What is needed: Set down exactly the lines in the records below that run from the line with "L[0]=4.7, L[1]=5.6, L[2]=10.2." to the line with "Joint angles: theta[0]=75.0", inclusive, and nothing more.

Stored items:
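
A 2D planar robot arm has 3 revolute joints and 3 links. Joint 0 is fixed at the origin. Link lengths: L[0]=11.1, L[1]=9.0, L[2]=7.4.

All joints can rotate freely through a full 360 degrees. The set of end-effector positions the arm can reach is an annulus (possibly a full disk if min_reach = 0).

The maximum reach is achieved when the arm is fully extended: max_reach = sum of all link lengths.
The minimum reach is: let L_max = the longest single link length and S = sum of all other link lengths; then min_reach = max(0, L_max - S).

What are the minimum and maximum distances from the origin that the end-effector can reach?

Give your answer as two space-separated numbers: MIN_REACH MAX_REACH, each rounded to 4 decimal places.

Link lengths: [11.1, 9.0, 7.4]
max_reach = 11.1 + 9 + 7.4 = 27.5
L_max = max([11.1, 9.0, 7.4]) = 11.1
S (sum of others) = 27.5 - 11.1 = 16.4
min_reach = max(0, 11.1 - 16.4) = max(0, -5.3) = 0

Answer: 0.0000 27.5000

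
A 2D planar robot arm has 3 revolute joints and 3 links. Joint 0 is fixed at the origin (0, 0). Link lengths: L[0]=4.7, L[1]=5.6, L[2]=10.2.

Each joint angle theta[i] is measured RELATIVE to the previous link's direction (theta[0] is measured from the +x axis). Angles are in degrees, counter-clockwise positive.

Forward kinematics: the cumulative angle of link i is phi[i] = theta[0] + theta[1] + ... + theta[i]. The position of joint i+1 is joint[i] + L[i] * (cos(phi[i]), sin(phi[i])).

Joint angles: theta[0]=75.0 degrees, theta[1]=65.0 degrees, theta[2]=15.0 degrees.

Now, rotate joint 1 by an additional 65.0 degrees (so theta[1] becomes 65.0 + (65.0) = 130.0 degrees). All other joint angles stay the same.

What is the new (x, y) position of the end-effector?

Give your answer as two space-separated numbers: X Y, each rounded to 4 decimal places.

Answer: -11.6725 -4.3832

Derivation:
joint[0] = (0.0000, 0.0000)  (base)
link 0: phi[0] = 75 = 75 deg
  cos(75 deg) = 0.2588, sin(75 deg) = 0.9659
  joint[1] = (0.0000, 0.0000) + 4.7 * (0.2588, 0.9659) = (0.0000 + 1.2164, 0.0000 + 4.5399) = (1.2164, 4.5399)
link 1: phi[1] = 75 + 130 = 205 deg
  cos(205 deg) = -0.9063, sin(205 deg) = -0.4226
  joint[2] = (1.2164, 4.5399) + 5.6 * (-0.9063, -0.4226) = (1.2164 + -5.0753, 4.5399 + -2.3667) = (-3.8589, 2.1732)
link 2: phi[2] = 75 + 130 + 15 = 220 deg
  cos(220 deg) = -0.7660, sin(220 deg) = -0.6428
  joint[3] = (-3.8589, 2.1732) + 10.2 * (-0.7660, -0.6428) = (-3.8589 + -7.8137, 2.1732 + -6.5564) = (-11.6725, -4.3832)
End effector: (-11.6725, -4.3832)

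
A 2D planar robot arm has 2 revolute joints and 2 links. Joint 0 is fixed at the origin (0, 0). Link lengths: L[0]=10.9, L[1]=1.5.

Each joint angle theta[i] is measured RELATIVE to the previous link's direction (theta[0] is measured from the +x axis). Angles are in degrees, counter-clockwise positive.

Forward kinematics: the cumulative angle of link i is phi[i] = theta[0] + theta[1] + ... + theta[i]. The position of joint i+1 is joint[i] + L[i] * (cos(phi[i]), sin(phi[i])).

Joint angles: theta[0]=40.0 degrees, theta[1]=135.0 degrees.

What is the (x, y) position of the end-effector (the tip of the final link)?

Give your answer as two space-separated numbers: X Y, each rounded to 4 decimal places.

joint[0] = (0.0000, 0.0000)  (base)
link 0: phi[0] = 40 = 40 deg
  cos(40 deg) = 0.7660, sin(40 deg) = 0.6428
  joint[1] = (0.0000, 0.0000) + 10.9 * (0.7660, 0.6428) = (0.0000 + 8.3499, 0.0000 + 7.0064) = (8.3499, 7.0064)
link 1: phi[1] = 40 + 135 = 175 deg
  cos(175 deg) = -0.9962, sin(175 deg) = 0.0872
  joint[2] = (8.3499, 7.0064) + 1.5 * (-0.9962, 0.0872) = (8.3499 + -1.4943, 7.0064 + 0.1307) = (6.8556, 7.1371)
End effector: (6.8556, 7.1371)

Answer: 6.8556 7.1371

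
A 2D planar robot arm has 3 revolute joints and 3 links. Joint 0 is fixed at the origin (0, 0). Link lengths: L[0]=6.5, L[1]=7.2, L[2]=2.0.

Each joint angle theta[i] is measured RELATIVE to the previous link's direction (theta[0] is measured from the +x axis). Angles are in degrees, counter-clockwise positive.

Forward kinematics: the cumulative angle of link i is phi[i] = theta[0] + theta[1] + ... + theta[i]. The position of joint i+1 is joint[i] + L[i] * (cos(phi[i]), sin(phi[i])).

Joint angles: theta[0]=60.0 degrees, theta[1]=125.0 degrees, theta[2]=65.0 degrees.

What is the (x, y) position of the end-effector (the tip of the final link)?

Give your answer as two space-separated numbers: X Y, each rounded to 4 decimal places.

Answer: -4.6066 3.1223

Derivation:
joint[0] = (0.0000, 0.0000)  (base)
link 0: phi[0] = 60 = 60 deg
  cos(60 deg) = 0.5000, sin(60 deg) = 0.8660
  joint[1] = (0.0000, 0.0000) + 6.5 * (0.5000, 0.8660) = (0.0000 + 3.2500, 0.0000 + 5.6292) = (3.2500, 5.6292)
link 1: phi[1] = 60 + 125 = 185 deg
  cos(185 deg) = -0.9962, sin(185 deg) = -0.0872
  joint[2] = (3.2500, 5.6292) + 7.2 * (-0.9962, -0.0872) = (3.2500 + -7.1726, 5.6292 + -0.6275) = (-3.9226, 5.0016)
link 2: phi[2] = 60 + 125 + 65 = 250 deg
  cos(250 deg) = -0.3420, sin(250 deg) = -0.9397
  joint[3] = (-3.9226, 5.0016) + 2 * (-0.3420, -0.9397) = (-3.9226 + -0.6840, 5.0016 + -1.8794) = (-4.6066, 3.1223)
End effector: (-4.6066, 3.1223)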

--

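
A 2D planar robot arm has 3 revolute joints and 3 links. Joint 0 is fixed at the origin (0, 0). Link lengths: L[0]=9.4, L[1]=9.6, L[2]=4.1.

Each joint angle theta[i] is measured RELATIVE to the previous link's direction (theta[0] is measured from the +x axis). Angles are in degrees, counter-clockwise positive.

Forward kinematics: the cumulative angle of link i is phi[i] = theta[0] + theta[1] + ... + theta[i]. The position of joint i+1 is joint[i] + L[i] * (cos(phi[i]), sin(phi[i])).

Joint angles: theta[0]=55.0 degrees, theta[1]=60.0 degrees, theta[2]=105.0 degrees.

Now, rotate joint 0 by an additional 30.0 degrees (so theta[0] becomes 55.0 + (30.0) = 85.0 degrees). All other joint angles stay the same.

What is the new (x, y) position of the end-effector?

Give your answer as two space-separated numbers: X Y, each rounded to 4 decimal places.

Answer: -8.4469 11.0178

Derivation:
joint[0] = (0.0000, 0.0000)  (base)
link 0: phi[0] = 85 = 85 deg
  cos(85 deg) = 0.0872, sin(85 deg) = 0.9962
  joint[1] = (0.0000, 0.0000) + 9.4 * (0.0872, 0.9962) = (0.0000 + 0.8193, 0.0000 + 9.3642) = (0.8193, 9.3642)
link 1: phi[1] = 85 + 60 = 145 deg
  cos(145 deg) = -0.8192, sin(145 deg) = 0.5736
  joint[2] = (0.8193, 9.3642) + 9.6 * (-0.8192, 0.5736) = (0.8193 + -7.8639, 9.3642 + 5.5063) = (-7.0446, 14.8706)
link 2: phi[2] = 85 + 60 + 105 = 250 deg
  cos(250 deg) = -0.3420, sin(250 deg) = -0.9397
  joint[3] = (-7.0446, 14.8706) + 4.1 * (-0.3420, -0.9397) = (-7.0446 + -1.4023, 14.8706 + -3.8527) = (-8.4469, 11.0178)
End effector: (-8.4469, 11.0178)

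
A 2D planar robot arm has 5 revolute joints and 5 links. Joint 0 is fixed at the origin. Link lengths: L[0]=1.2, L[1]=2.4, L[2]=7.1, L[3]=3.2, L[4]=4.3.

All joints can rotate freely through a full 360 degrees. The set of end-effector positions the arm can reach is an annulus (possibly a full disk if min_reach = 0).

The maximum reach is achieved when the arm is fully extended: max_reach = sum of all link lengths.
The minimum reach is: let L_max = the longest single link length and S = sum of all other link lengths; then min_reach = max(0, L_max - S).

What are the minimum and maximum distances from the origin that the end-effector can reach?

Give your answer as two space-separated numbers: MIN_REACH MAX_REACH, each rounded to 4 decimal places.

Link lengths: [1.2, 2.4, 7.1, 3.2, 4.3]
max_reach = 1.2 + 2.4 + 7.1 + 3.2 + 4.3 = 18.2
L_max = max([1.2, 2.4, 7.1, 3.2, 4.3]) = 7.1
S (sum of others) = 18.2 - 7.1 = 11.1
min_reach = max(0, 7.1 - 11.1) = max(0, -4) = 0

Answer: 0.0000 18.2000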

Written response:
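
A 2D planar robot arm has 3 revolute joints and 3 links. Joint 0 is fixed at the origin (0, 0). Link lengths: L[0]=4.7, L[1]=5.6, L[2]=10.2.

Each joint angle theta[i] is measured RELATIVE to the previous link's direction (theta[0] is measured from the +x axis). Angles are in degrees, counter-clockwise positive.

Forward kinematics: the cumulative angle of link i is phi[i] = theta[0] + theta[1] + ... + theta[i]. The position of joint i+1 is joint[i] + L[i] * (cos(phi[i]), sin(phi[i])).

Joint angles: theta[0]=75.0 degrees, theta[1]=65.0 degrees, theta[2]=15.0 degrees.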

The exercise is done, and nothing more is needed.